▸ TASK BRIEF:
For this exercise, return all the data exactly as it stands.

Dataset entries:

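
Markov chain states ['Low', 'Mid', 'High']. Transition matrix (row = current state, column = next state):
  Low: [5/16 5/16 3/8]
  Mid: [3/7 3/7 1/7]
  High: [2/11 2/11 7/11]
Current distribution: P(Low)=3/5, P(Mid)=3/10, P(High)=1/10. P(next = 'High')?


P(next=High) = Σᵢ P(now=i)×P(i→High)
= 3/5×3/8 + 3/10×1/7 + 1/10×7/11
= 9/40 + 3/70 + 7/110 = 1021/3080

P = 1021/3080 ≈ 0.3315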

▸ TASK ANSWER:
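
Markov chain states ['Low', 'Mid', 'High']. Transition matrix (row = current state, column = next state):
  Low: [5/16 5/16 3/8]
  Mid: [3/7 3/7 1/7]
  High: [2/11 2/11 7/11]
Current distribution: P(Low)=3/5, P(Mid)=3/10, P(High)=1/10. P(next = 'High')?


P(next=High) = Σᵢ P(now=i)×P(i→High)
= 3/5×3/8 + 3/10×1/7 + 1/10×7/11
= 9/40 + 3/70 + 7/110 = 1021/3080

P = 1021/3080 ≈ 0.3315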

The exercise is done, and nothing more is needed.